Records from a dataset
┌────────

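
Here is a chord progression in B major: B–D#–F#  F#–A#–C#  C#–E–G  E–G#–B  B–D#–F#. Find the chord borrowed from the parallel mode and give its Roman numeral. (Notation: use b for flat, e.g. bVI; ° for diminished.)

In B major the diatonic chords are B, C#m, D#m, E, F#, G#m, A#dim. B–D#–F# = B, F#–A#–C# = F# and E–G#–B = E are all diatonic. But C#–E–G is foreign: the diatonic ii on degree 2 is C#m, whereas C#dim comes from B minor. It is labeled ii°.

ii°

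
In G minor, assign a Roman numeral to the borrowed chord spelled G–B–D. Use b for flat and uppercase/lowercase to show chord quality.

I

G is scale degree 1 in G minor. The diatonic chord on degree 1 would be Gm (i), but G–B–D is the major chord from G major. As a borrowed chord it is labeled I.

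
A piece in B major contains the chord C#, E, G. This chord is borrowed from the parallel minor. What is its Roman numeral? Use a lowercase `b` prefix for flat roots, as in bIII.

The root C# is the diatonic 2nd degree of B major; the borrowing shows in the chord quality. Diatonically B major has C#m (ii) on that degree; C#–E–G is instead the diminished chord native to B minor, so it takes the label ii°.

ii°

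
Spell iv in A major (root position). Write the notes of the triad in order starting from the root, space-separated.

The root, D, is scale degree 4 — the same note in A major and A minor; only the chord quality changes. In A minor the chord on D is D–F–A.

D F A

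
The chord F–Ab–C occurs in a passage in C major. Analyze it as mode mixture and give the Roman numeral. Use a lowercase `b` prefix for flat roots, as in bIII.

F is scale degree 4 in C major. Diatonically C major has F (IV) on that degree; F–Ab–C is instead the minor chord native to C minor, so it takes the label iv.

iv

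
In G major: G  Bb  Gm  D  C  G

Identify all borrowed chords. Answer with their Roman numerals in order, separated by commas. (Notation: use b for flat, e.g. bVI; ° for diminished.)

bIII, i

The diatonic triads in G major are G, Am, Bm, C, D, Em, F#dim. Of the given chords, G, D and C are diatonic. But Bb (Bb–D–F) is foreign: the diatonic iii on degree 3 is Bm, whereas Bb comes from G minor. It is labeled bIII. Gm (G–Bb–D) doesn't fit — on degree 1 G major would have G (I). Gm is the degree-1 chord of G minor, so it is the borrowed i.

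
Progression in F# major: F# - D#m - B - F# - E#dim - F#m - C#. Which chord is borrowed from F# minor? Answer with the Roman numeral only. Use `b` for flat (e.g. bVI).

i

In F# major the diatonic chords are F#, G#m, A#m, B, C#, D#m, E#dim. F#, D#m, B, E#dim and C# are all diatonic. F#m (F#–A–C#) is not: scale degree 1 in F# major carries F# (I). In F# minor the chord on that degree is F#m, so here it functions as i, borrowed from the parallel minor.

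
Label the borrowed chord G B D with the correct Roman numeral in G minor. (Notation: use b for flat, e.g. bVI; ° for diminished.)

The root G is the diatonic 1st degree of G minor; the borrowing shows in the chord quality. The diatonic chord on degree 1 would be Gm (i), but G–B–D is the major chord from G major. As a borrowed chord it is labeled I.

I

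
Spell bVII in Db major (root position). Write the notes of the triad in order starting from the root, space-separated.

Scale degree 7 in Db major is C. bVII uses the lowered form, Cb, taken from Db minor. Building the major chord from the parallel minor on Cb: Cb–Eb–Gb.

Cb Eb Gb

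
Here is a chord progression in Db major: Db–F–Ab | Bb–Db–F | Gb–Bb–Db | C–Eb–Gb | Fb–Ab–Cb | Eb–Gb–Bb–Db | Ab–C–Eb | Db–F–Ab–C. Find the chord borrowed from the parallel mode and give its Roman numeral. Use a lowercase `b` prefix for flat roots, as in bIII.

Db major has the diatonic set Db, Ebm, Fm, Gb, Ab, Bbm, Cdim. Of the given chords, Db–F–Ab = Db, Bb–Db–F = Bbm, Gb–Bb–Db = Gb, C–Eb–Gb = Cdim, Eb–Gb–Bb–Db = Ebm7, Ab–C–Eb = Ab and Db–F–Ab–C = Dbmaj7 are diatonic. Fb–Ab–Cb doesn't fit — on degree 3 Db major would have Fm (iii). Fb is the degree-3 chord of Db minor, so it is the borrowed bIII.

bIII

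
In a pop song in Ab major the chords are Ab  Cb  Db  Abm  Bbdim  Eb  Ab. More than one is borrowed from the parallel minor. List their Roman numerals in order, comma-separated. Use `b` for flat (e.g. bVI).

bIII, i, ii°

In Ab major the diatonic chords are Ab, Bbm, Cm, Db, Eb, Fm, Gdim. Of the given chords, Ab, Db and Eb are diatonic. But Cb (Cb–Eb–Gb) is foreign: the diatonic iii on degree 3 is Cm, whereas Cb comes from Ab minor. It is labeled bIII. Abm (Ab–Cb–Eb) is not: scale degree 1 in Ab major carries Ab (I). In Ab minor the chord on that degree is Abm, so here it functions as i, borrowed from the parallel minor. But Bbdim (Bb–Db–Fb) is foreign: the diatonic ii on degree 2 is Bbm, whereas Bbdim comes from Ab minor. It is labeled ii°.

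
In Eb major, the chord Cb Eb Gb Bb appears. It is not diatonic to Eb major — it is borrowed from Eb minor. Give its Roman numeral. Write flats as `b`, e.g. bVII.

bVImaj7

In Eb major scale degree 6 is C; Cb is its lowered form, from Eb minor. The diatonic chord on degree 6 would be Cm (vi), but Cb–Eb–Gb–Bb is the major-seventh chord from Eb minor. As a borrowed chord it is labeled bVImaj7.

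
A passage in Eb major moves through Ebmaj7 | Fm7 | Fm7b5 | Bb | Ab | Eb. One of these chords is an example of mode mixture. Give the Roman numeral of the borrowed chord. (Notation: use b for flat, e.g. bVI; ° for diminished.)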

└────────

* _GOAL OF THE EXERCISE_: All of the entries above need to be retyped exactly.

* _RESULT_:
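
Here is a chord progression in B major: B–D#–F#  F#–A#–C#  C#–E–G  E–G#–B  B–D#–F#. Find the chord borrowed from the parallel mode and give its Roman numeral. (Notation: use b for flat, e.g. bVI; ° for diminished.)

In B major the diatonic chords are B, C#m, D#m, E, F#, G#m, A#dim. B–D#–F# = B, F#–A#–C# = F# and E–G#–B = E are all diatonic. But C#–E–G is foreign: the diatonic ii on degree 2 is C#m, whereas C#dim comes from B minor. It is labeled ii°.

ii°

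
In G minor, assign a Roman numeral to the borrowed chord spelled G–B–D. Use b for flat and uppercase/lowercase to show chord quality.

I

G is scale degree 1 in G minor. The diatonic chord on degree 1 would be Gm (i), but G–B–D is the major chord from G major. As a borrowed chord it is labeled I.

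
A piece in B major contains the chord C#, E, G. This chord is borrowed from the parallel minor. What is its Roman numeral? Use a lowercase `b` prefix for flat roots, as in bIII.

The root C# is the diatonic 2nd degree of B major; the borrowing shows in the chord quality. Diatonically B major has C#m (ii) on that degree; C#–E–G is instead the diminished chord native to B minor, so it takes the label ii°.

ii°

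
Spell iv in A major (root position). Write the notes of the triad in order starting from the root, space-separated.

The root, D, is scale degree 4 — the same note in A major and A minor; only the chord quality changes. In A minor the chord on D is D–F–A.

D F A

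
The chord F–Ab–C occurs in a passage in C major. Analyze it as mode mixture and give the Roman numeral. Use a lowercase `b` prefix for flat roots, as in bIII.

F is scale degree 4 in C major. Diatonically C major has F (IV) on that degree; F–Ab–C is instead the minor chord native to C minor, so it takes the label iv.

iv

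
In G major: G  Bb  Gm  D  C  G

Identify all borrowed chords. Answer with their Roman numerals in order, separated by commas. (Notation: use b for flat, e.g. bVI; ° for diminished.)

bIII, i

The diatonic triads in G major are G, Am, Bm, C, D, Em, F#dim. Of the given chords, G, D and C are diatonic. But Bb (Bb–D–F) is foreign: the diatonic iii on degree 3 is Bm, whereas Bb comes from G minor. It is labeled bIII. Gm (G–Bb–D) doesn't fit — on degree 1 G major would have G (I). Gm is the degree-1 chord of G minor, so it is the borrowed i.

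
Progression in F# major: F# - D#m - B - F# - E#dim - F#m - C#. Which chord is borrowed from F# minor? Answer with the Roman numeral only. Use `b` for flat (e.g. bVI).

i

In F# major the diatonic chords are F#, G#m, A#m, B, C#, D#m, E#dim. F#, D#m, B, E#dim and C# are all diatonic. F#m (F#–A–C#) is not: scale degree 1 in F# major carries F# (I). In F# minor the chord on that degree is F#m, so here it functions as i, borrowed from the parallel minor.

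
Label the borrowed chord G B D with the correct Roman numeral in G minor. (Notation: use b for flat, e.g. bVI; ° for diminished.)

The root G is the diatonic 1st degree of G minor; the borrowing shows in the chord quality. The diatonic chord on degree 1 would be Gm (i), but G–B–D is the major chord from G major. As a borrowed chord it is labeled I.

I

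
Spell bVII in Db major (root position). Write the notes of the triad in order starting from the root, space-separated.

Scale degree 7 in Db major is C. bVII uses the lowered form, Cb, taken from Db minor. Building the major chord from the parallel minor on Cb: Cb–Eb–Gb.

Cb Eb Gb

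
Here is a chord progression in Db major: Db–F–Ab | Bb–Db–F | Gb–Bb–Db | C–Eb–Gb | Fb–Ab–Cb | Eb–Gb–Bb–Db | Ab–C–Eb | Db–F–Ab–C. Find the chord borrowed from the parallel mode and give its Roman numeral. Use a lowercase `b` prefix for flat roots, as in bIII.

Db major has the diatonic set Db, Ebm, Fm, Gb, Ab, Bbm, Cdim. Of the given chords, Db–F–Ab = Db, Bb–Db–F = Bbm, Gb–Bb–Db = Gb, C–Eb–Gb = Cdim, Eb–Gb–Bb–Db = Ebm7, Ab–C–Eb = Ab and Db–F–Ab–C = Dbmaj7 are diatonic. Fb–Ab–Cb doesn't fit — on degree 3 Db major would have Fm (iii). Fb is the degree-3 chord of Db minor, so it is the borrowed bIII.

bIII

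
In a pop song in Ab major the chords are Ab  Cb  Db  Abm  Bbdim  Eb  Ab. More than one is borrowed from the parallel minor. List their Roman numerals in order, comma-separated. Use `b` for flat (e.g. bVI).

bIII, i, ii°

In Ab major the diatonic chords are Ab, Bbm, Cm, Db, Eb, Fm, Gdim. Of the given chords, Ab, Db and Eb are diatonic. But Cb (Cb–Eb–Gb) is foreign: the diatonic iii on degree 3 is Cm, whereas Cb comes from Ab minor. It is labeled bIII. Abm (Ab–Cb–Eb) is not: scale degree 1 in Ab major carries Ab (I). In Ab minor the chord on that degree is Abm, so here it functions as i, borrowed from the parallel minor. But Bbdim (Bb–Db–Fb) is foreign: the diatonic ii on degree 2 is Bbm, whereas Bbdim comes from Ab minor. It is labeled ii°.

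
In Eb major, the chord Cb Eb Gb Bb appears. It is not diatonic to Eb major — it is borrowed from Eb minor. Give its Roman numeral. Write flats as `b`, e.g. bVII.

bVImaj7

In Eb major scale degree 6 is C; Cb is its lowered form, from Eb minor. The diatonic chord on degree 6 would be Cm (vi), but Cb–Eb–Gb–Bb is the major-seventh chord from Eb minor. As a borrowed chord it is labeled bVImaj7.

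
A passage in Eb major moves through Ebmaj7 | Fm7 | Fm7b5 | Bb | Ab | Eb. One of these chords is an example of mode mixture. Give the Roman numeral of the borrowed chord. (Notation: use b for flat, e.g. bVI; ° for diminished.)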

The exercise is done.